-- Action item --
What lines of the material hold the string "edge"? Pull each of them out.

[[ The records open ]]

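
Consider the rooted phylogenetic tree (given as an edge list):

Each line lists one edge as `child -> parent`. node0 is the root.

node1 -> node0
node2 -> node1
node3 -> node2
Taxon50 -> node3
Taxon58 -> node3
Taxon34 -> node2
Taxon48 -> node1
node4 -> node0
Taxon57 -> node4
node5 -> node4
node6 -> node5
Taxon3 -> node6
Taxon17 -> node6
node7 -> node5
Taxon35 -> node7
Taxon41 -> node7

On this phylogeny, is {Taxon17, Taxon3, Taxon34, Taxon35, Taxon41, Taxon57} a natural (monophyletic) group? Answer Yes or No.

No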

[[ The records closed ]]

-- The answer --
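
Consider the rooted phylogenetic tree (given as an edge list):
Each line lists one edge as `child -> parent`. node0 is the root.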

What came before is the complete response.